### What this task involves:
Take the material below and output exactly the run of lines from the one containing "Consider a helix wound around a cylinder of radius 29.5: each" down to the one containing "radius 0.75 along", with both included.

-*-

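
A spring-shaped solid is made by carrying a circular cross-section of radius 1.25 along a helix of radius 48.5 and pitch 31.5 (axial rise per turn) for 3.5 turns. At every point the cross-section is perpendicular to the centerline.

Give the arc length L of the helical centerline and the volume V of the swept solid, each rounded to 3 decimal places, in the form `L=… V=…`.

L=1072.254 V=5263.413

2πR = 2π·48.5 = 304.734487
per-turn = √(304.734487² + 31.5²) = √(92863.1078 + 992.25) = √93855.3578 = 306.358218
L = 3.5 × 306.358218 = 1072.253763
V = π·1.25² × L = 4.908739 × 1072.253763 = 5263.413353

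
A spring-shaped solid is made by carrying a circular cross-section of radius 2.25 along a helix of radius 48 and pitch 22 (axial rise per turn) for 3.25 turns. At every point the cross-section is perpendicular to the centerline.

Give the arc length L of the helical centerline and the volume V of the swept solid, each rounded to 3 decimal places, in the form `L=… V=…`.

L=982.781 V=15630.461

2πR = 2π·48 = 301.592895
per-turn = √(301.592895² + 22²) = √(90958.2742 + 484) = √91442.2742 = 302.394236
L = 3.25 × 302.394236 = 982.781268
V = π·2.25² × L = 15.904313 × 982.781268 = 15630.460710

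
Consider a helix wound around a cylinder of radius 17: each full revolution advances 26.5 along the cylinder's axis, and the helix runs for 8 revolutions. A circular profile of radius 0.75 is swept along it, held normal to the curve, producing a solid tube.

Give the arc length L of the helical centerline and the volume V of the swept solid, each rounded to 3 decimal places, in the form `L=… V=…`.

L=880.419 V=1555.828

2πR = 2π·17 = 106.814150
per-turn = √(106.814150² + 26.5²) = √(11409.2627 + 702.25) = √12111.5127 = 110.052318
L = 8 × 110.052318 = 880.418544
V = π·0.75² × L = 1.767146 × 880.418544 = 1555.827991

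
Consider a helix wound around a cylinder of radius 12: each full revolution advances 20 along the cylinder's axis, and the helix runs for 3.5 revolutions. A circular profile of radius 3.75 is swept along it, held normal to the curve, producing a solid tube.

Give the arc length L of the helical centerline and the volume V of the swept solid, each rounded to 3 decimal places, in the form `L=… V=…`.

2πR = 2π·12 = 75.398224
per-turn = √(75.398224² + 20²) = √(5684.8921 + 400) = √6084.8921 = 78.005719
L = 3.5 × 78.005719 = 273.020015
V = π·3.75² × L = 44.178647 × 273.020015 = 12061.654787

L=273.020 V=12061.655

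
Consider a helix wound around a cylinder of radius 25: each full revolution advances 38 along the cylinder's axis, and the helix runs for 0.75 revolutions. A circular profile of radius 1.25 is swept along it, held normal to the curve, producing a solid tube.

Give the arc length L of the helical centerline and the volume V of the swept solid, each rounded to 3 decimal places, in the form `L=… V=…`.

L=121.208 V=594.978

2πR = 2π·25 = 157.079633
per-turn = √(157.079633² + 38²) = √(24674.0110 + 1444) = √26118.0110 = 161.610677
L = 0.75 × 161.610677 = 121.208008
V = π·1.25² × L = 4.908739 × 121.208008 = 594.978418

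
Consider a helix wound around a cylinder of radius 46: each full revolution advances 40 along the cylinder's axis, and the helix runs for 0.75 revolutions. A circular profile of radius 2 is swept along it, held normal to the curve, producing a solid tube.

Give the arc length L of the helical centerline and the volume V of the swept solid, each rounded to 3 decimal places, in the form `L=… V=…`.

2πR = 2π·46 = 289.026524
per-turn = √(289.026524² + 40²) = √(83536.3317 + 1600) = √85136.3317 = 291.781308
L = 0.75 × 291.781308 = 218.835981
V = π·2² × L = 12.566371 × 218.835981 = 2749.974040

L=218.836 V=2749.974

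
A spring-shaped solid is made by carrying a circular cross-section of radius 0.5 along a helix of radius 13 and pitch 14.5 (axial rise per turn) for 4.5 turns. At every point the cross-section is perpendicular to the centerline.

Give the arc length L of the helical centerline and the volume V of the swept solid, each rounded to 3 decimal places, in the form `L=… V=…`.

2πR = 2π·13 = 81.681409
per-turn = √(81.681409² + 14.5²) = √(6671.8526 + 210.25) = √6882.1026 = 82.958439
L = 4.5 × 82.958439 = 373.312975
V = π·0.5² × L = 0.785398 × 373.312975 = 293.199325

L=373.313 V=293.199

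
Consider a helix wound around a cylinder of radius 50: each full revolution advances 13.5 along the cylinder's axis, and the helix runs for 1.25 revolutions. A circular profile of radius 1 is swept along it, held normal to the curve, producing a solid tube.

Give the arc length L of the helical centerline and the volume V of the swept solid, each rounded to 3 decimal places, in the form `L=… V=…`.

L=393.061 V=1234.839

2πR = 2π·50 = 314.159265
per-turn = √(314.159265² + 13.5²) = √(98696.0440 + 182.25) = √98878.2940 = 314.449191
L = 1.25 × 314.449191 = 393.061489
V = π·1² × L = 3.141593 × 393.061489 = 1234.839087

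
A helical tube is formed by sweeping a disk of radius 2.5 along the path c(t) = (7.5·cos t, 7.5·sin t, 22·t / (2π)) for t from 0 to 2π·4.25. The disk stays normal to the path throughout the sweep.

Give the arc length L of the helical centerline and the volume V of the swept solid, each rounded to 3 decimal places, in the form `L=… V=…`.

2πR = 2π·7.5 = 47.123890
per-turn = √(47.123890² + 22²) = √(2220.6610 + 484) = √2704.6610 = 52.006355
L = 4.25 × 52.006355 = 221.027010
V = π·2.5² × L = 19.634954 × 221.027010 = 4339.855192

L=221.027 V=4339.855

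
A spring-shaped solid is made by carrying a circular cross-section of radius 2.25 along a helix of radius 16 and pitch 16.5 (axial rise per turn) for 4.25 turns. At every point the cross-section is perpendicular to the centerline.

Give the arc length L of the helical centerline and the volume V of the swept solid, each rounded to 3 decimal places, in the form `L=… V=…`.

L=432.973 V=6886.140

2πR = 2π·16 = 100.530965
per-turn = √(100.530965² + 16.5²) = √(10106.4749 + 272.25) = √10378.7249 = 101.876027
L = 4.25 × 101.876027 = 432.973115
V = π·2.25² × L = 15.904313 × 432.973115 = 6886.139865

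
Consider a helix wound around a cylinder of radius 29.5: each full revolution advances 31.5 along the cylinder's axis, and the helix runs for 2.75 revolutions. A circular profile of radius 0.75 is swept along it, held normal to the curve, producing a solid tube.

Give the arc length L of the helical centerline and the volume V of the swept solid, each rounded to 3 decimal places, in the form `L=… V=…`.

2πR = 2π·29.5 = 185.353967
per-turn = √(185.353967² + 31.5²) = √(34356.0929 + 992.25) = √35348.3429 = 188.011550
L = 2.75 × 188.011550 = 517.031762
V = π·0.75² × L = 1.767146 × 517.031762 = 913.670542

L=517.032 V=913.671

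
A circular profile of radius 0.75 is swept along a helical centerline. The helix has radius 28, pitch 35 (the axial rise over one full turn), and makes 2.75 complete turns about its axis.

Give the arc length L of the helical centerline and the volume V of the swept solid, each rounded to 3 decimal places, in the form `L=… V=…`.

2πR = 2π·28 = 175.929189
per-turn = √(175.929189² + 35²) = √(30951.0794 + 1225) = √32176.0794 = 179.376920
L = 2.75 × 179.376920 = 493.286530
V = π·0.75² × L = 1.767146 × 493.286530 = 871.709253

L=493.287 V=871.709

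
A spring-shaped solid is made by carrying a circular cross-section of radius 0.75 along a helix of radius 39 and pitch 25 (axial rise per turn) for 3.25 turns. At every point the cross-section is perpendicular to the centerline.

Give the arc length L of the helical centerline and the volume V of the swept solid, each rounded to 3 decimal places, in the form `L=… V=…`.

L=800.528 V=1414.649

2πR = 2π·39 = 245.044227
per-turn = √(245.044227² + 25²) = √(60046.6732 + 625) = √60671.6732 = 246.316206
L = 3.25 × 246.316206 = 800.527668
V = π·0.75² × L = 1.767146 × 800.527668 = 1414.649161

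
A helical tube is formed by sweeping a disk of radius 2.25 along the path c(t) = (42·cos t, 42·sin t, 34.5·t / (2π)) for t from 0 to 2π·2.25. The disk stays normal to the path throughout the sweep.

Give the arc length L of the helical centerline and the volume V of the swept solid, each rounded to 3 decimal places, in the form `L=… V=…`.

L=598.814 V=9523.719

2πR = 2π·42 = 263.893783
per-turn = √(263.893783² + 34.5²) = √(69639.9287 + 1190.25) = √70830.1787 = 266.139397
L = 2.25 × 266.139397 = 598.813643
V = π·2.25² × L = 15.904313 × 598.813643 = 9523.719498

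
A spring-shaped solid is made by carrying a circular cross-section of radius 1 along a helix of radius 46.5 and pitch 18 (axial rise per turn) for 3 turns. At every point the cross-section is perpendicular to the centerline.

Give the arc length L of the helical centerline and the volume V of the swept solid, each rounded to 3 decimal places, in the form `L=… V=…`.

L=878.166 V=2758.840

2πR = 2π·46.5 = 292.168117
per-turn = √(292.168117² + 18²) = √(85362.2085 + 324) = √85686.2085 = 292.722067
L = 3 × 292.722067 = 878.166201
V = π·1² × L = 3.141593 × 878.166201 = 2758.840485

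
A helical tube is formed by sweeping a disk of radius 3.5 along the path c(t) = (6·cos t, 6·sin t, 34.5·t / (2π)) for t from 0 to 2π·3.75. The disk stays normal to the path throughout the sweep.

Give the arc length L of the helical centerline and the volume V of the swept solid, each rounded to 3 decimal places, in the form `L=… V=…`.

L=191.635 V=7374.966

2πR = 2π·6 = 37.699112
per-turn = √(37.699112² + 34.5²) = √(1421.2230 + 1190.25) = √2611.4730 = 51.102574
L = 3.75 × 51.102574 = 191.634651
V = π·3.5² × L = 38.484510 × 191.634651 = 7374.965651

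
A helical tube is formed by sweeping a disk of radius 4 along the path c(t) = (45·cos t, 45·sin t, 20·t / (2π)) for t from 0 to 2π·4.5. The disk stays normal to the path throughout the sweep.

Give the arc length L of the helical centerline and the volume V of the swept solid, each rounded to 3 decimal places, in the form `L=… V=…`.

L=1275.524 V=64114.837

2πR = 2π·45 = 282.743339
per-turn = √(282.743339² + 20²) = √(79943.7956 + 400) = √80343.7956 = 283.449812
L = 4.5 × 283.449812 = 1275.524152
V = π·4² × L = 50.265482 × 1275.524152 = 64114.836878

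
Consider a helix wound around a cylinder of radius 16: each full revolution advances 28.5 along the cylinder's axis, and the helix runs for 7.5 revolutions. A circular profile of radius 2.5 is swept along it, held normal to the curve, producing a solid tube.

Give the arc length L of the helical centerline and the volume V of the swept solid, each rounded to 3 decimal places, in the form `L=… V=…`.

L=783.695 V=15387.821

2πR = 2π·16 = 100.530965
per-turn = √(100.530965² + 28.5²) = √(10106.4749 + 812.25) = √10918.7249 = 104.492703
L = 7.5 × 104.492703 = 783.695270
V = π·2.5² × L = 19.634954 × 783.695270 = 15387.820640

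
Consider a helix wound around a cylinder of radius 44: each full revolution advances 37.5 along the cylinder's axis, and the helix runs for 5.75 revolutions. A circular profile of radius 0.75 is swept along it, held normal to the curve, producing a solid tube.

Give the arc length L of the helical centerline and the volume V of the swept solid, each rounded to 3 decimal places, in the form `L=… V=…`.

L=1604.203 V=2834.861

2πR = 2π·44 = 276.460154
per-turn = √(276.460154² + 37.5²) = √(76430.2165 + 1406.25) = √77836.4665 = 278.991875
L = 5.75 × 278.991875 = 1604.203283
V = π·0.75² × L = 1.767146 × 1604.203283 = 2834.861202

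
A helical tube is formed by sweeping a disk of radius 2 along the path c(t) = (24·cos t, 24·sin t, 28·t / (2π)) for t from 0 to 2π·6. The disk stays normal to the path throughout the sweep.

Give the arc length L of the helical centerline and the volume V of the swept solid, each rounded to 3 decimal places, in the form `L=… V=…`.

2πR = 2π·24 = 150.796447
per-turn = √(150.796447² + 28²) = √(22739.5685 + 784) = √23523.5685 = 153.373950
L = 6 × 153.373950 = 920.243700
V = π·2² × L = 12.566371 × 920.243700 = 11564.123390

L=920.244 V=11564.123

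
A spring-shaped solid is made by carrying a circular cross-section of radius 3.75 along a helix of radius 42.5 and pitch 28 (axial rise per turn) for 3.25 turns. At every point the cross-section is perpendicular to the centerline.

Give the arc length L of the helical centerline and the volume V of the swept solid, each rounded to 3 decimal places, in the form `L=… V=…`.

2πR = 2π·42.5 = 267.035376
per-turn = √(267.035376² + 28²) = √(71307.8918 + 784) = √72091.8918 = 268.499333
L = 3.25 × 268.499333 = 872.622832
V = π·3.75² × L = 44.178647 × 872.622832 = 38551.295794

L=872.623 V=38551.296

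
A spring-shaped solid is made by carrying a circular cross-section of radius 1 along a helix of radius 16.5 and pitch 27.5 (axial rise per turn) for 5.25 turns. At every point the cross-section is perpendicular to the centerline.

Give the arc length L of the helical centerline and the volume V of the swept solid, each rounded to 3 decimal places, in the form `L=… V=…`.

2πR = 2π·16.5 = 103.672558
per-turn = √(103.672558² + 27.5²) = √(10747.9992 + 756.25) = √11504.2492 = 107.257863
L = 5.25 × 107.257863 = 563.103781
V = π·1² × L = 3.141593 × 563.103781 = 1769.042702

L=563.104 V=1769.043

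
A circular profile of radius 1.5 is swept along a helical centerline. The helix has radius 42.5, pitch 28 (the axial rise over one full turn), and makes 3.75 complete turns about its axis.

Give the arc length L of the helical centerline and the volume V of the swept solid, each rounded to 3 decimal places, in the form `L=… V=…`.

2πR = 2π·42.5 = 267.035376
per-turn = √(267.035376² + 28²) = √(71307.8918 + 784) = √72091.8918 = 268.499333
L = 3.75 × 268.499333 = 1006.872499
V = π·1.5² × L = 7.068583 × 1006.872499 = 7117.162300

L=1006.872 V=7117.162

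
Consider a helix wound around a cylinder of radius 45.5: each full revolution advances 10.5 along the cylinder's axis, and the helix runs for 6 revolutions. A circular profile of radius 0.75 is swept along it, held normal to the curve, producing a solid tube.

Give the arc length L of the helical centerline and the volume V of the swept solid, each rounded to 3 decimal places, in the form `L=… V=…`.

2πR = 2π·45.5 = 285.884931
per-turn = √(285.884931² + 10.5²) = √(81730.1940 + 110.25) = √81840.4440 = 286.077689
L = 6 × 286.077689 = 1716.466133
V = π·0.75² × L = 1.767146 × 1716.466133 = 3033.246034

L=1716.466 V=3033.246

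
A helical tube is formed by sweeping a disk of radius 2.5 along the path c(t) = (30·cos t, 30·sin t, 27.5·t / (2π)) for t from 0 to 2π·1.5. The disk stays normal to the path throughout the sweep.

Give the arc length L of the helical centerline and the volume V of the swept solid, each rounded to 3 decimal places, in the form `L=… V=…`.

2πR = 2π·30 = 188.495559
per-turn = √(188.495559² + 27.5²) = √(35530.5758 + 756.25) = √36286.8258 = 190.491013
L = 1.5 × 190.491013 = 285.736519
V = π·2.5² × L = 19.634954 × 285.736519 = 5610.423426

L=285.737 V=5610.423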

-*-

### Result of this exercise:
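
Consider a helix wound around a cylinder of radius 29.5: each full revolution advances 31.5 along the cylinder's axis, and the helix runs for 2.75 revolutions. A circular profile of radius 0.75 is swept along it, held normal to the curve, producing a solid tube.

Give the arc length L of the helical centerline and the volume V of the swept solid, each rounded to 3 decimal places, in the form `L=… V=…`.

2πR = 2π·29.5 = 185.353967
per-turn = √(185.353967² + 31.5²) = √(34356.0929 + 992.25) = √35348.3429 = 188.011550
L = 2.75 × 188.011550 = 517.031762
V = π·0.75² × L = 1.767146 × 517.031762 = 913.670542

L=517.032 V=913.671

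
A circular profile of radius 0.75 is swept along a helical centerline. The helix has radius 28, pitch 35 (the axial rise over one full turn), and makes 2.75 complete turns about its axis.

Give the arc length L of the helical centerline and the volume V of the swept solid, each rounded to 3 decimal places, in the form `L=… V=…`.

2πR = 2π·28 = 175.929189
per-turn = √(175.929189² + 35²) = √(30951.0794 + 1225) = √32176.0794 = 179.376920
L = 2.75 × 179.376920 = 493.286530
V = π·0.75² × L = 1.767146 × 493.286530 = 871.709253

L=493.287 V=871.709

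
A spring-shaped solid is made by carrying a circular cross-section of radius 0.75 along a helix of radius 39 and pitch 25 (axial rise per turn) for 3.25 turns. At every point the cross-section is perpendicular to the centerline.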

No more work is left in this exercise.